**Exercise**:
Look through the lines below and copy each one that includes "ranked".

========

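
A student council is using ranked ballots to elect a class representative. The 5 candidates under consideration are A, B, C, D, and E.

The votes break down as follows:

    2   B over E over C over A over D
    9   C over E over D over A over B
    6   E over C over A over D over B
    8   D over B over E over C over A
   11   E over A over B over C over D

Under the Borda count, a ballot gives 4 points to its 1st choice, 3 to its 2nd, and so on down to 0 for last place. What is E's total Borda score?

Borda scores:
  A: 2·1 + 9·1 + 6·2 + 8·0 + 11·3 = 56
  B: 2·4 + 9·0 + 6·0 + 8·3 + 11·2 = 54
  C: 2·2 + 9·4 + 6·3 + 8·1 + 11·1 = 77
  D: 2·0 + 9·2 + 6·1 + 8·4 + 11·0 = 56
  E: 2·3 + 9·3 + 6·4 + 8·2 + 11·4 = 117

117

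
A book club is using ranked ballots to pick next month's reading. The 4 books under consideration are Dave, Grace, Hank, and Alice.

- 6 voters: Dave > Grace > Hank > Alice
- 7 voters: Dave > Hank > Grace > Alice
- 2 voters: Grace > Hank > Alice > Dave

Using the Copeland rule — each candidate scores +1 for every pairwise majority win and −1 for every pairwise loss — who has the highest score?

Pairwise results:
  Dave vs Grace: Dave wins 13–2.
  Dave vs Hank: Dave wins 13–2.
  Dave vs Alice: Dave wins 13–2.
  Grace vs Hank: Grace wins 8–7.
  Grace vs Alice: Grace wins 15–0.
  Hank vs Alice: Hank wins 15–0.
Copeland scores (wins − losses):
  Dave: 3 − 0 = 3
  Grace: 2 − 1 = 1
  Hank: 1 − 2 = -1
  Alice: 0 − 3 = -3
Dave has the best Copeland score.

Dave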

========

**Result**:
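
A student council is using ranked ballots to elect a class representative. The 5 candidates under consideration are A, B, C, D, and E.
A book club is using ranked ballots to pick next month's reading. The 4 books under consideration are Dave, Grace, Hank, and Alice.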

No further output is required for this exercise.